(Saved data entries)
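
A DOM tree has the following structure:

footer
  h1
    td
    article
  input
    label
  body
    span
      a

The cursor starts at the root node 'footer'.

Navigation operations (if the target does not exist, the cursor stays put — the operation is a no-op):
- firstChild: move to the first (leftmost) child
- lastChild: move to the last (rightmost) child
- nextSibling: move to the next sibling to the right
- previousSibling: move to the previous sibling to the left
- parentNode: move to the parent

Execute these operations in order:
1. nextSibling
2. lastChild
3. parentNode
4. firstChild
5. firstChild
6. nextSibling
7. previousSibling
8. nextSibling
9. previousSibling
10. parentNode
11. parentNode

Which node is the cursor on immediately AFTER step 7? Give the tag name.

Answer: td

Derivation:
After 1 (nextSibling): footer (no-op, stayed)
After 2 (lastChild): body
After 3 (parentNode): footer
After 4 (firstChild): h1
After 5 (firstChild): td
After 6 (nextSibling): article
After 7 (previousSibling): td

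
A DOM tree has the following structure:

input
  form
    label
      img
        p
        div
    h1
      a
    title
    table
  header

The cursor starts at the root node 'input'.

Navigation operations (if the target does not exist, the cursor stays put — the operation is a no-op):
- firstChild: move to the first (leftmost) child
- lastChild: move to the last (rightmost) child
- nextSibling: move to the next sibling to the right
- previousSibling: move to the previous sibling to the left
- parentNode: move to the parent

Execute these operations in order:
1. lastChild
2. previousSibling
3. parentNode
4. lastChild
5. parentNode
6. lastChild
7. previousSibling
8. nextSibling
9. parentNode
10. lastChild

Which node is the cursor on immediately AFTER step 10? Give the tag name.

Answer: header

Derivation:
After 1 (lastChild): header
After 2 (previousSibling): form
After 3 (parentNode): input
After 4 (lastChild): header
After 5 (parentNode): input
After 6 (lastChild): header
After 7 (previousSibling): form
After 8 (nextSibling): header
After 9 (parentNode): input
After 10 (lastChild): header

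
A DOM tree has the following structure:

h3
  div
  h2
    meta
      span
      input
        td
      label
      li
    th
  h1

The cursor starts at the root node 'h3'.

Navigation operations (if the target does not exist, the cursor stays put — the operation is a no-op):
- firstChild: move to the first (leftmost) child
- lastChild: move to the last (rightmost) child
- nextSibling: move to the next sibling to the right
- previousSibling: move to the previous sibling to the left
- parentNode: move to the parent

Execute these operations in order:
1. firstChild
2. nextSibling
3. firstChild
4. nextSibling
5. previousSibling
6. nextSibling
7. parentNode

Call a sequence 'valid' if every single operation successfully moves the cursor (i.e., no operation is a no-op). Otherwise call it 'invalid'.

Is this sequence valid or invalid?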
---
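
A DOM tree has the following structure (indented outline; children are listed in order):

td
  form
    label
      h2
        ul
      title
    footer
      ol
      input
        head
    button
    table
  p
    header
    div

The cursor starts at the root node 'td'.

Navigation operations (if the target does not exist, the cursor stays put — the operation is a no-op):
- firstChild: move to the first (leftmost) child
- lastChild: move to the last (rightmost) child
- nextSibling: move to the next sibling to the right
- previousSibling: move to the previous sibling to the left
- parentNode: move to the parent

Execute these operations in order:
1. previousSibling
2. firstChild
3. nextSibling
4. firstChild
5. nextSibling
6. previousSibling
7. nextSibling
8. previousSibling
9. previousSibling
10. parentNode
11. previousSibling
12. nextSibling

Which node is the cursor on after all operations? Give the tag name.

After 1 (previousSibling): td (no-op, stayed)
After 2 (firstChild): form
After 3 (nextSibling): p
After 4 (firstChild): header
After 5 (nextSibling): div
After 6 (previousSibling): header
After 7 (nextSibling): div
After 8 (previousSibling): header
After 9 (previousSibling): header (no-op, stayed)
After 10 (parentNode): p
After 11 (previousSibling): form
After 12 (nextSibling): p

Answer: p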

* _TO DO_:
In the entries, find every line holding "sequence" and copy it.

* _ANSWER BELOW_:
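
Call a sequence 'valid' if every single operation successfully moves the cursor (i.e., no operation is a no-op). Otherwise call it 'invalid'.
Is this sequence valid or invalid?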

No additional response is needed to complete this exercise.